What the task requires
Work out how many lines of this material hold the word "running". Write only that number.

The data
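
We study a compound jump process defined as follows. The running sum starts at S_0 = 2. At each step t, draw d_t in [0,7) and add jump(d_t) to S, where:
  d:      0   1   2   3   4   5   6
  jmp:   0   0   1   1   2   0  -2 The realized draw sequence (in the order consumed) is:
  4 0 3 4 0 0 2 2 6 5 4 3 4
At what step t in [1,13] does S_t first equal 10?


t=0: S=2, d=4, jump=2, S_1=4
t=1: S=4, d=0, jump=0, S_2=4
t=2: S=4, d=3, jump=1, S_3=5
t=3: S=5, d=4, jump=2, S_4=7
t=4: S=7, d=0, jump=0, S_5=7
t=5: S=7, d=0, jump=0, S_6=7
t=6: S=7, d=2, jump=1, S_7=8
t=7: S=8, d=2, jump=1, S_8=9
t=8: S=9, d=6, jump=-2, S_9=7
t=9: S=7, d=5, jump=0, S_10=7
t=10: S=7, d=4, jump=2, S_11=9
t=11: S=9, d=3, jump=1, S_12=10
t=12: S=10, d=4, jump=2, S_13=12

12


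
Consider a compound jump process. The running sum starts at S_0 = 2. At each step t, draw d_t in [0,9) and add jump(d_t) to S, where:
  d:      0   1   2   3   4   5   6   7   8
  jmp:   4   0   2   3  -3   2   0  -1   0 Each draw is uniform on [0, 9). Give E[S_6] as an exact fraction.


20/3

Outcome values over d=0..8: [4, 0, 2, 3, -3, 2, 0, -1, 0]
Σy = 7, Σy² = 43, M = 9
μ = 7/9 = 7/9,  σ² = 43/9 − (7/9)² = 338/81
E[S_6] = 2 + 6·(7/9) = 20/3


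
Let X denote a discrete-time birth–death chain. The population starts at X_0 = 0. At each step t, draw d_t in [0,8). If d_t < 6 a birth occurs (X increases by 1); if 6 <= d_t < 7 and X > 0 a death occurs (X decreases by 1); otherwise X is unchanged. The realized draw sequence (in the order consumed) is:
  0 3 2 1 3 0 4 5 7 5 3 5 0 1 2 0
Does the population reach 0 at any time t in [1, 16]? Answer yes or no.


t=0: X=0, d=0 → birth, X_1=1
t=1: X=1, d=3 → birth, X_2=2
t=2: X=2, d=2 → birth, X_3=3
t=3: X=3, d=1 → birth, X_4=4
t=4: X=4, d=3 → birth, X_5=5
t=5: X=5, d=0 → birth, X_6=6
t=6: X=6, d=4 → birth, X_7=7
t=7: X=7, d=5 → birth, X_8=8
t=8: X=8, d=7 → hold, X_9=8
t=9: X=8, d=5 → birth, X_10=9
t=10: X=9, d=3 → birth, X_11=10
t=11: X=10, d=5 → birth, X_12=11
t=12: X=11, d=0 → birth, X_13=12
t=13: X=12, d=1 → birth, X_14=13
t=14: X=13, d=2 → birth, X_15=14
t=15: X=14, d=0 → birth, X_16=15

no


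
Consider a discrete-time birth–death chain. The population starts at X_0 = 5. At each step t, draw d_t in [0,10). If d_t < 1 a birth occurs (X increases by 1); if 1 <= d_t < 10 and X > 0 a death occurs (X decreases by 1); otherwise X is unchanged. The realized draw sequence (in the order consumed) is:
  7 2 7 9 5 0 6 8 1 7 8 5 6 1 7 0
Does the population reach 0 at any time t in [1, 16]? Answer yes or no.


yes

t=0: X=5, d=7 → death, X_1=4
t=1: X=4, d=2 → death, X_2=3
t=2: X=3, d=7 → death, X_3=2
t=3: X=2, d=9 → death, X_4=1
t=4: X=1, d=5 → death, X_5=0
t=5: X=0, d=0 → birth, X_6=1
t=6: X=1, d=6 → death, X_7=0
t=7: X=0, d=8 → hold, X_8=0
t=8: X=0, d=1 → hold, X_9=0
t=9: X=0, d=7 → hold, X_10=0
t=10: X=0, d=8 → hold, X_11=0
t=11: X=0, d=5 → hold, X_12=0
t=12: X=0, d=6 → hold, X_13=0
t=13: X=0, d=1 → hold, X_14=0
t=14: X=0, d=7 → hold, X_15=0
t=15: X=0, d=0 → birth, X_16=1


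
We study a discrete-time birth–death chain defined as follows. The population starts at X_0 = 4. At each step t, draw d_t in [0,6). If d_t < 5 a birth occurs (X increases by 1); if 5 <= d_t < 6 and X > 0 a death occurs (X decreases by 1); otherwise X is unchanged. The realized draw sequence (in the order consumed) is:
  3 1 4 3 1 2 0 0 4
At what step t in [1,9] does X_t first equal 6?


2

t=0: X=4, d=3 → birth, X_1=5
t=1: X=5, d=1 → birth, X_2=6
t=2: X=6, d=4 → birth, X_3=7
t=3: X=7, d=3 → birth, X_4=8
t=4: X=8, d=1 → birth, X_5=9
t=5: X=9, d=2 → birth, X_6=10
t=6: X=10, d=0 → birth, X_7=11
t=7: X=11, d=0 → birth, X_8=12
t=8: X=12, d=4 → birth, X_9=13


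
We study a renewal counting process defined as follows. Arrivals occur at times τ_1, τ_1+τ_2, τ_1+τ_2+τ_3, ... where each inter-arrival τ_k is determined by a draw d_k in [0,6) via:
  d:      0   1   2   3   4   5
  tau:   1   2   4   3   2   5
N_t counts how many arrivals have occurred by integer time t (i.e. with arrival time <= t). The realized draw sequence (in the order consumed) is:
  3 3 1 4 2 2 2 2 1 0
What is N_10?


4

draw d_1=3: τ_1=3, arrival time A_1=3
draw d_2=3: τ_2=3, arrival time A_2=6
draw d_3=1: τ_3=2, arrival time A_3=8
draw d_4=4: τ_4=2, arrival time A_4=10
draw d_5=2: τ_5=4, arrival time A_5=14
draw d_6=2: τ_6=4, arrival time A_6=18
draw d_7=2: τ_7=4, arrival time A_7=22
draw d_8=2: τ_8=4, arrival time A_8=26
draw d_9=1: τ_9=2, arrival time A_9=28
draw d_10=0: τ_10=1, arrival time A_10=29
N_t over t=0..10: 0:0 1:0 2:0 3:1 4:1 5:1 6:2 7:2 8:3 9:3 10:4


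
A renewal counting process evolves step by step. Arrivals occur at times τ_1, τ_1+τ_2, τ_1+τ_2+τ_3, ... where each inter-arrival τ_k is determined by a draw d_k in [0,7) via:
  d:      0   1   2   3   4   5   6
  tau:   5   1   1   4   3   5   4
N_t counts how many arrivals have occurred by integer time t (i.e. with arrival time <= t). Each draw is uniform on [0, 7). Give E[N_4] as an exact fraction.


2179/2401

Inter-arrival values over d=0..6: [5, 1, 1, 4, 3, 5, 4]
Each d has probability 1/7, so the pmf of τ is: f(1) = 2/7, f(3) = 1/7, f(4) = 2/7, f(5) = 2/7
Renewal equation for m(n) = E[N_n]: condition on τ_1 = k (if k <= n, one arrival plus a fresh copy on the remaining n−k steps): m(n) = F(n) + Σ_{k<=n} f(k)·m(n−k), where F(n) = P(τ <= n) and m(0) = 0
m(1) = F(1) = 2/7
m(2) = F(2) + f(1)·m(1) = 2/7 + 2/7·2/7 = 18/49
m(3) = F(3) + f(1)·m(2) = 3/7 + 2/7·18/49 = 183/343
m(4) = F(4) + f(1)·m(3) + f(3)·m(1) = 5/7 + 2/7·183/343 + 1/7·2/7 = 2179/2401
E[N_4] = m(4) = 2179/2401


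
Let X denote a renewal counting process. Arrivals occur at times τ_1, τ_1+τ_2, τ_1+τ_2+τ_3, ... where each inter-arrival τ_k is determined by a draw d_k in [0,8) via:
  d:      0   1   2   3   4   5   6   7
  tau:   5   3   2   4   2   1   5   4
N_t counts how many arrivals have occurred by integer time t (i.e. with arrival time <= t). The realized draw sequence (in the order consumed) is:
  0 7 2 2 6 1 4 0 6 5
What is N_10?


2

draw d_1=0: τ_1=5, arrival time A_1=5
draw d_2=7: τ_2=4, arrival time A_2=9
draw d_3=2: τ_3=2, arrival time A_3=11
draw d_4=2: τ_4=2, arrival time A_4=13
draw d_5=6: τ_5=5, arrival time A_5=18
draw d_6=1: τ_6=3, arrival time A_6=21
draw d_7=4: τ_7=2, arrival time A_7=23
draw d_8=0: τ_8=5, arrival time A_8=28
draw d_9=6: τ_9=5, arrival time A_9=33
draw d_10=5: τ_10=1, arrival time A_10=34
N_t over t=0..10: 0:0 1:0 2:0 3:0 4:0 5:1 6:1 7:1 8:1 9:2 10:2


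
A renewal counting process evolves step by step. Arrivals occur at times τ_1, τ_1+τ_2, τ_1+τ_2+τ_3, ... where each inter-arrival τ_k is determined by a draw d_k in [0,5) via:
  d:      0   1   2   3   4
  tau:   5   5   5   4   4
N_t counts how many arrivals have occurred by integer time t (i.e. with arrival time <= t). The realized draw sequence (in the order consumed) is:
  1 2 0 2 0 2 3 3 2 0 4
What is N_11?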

Solution below
2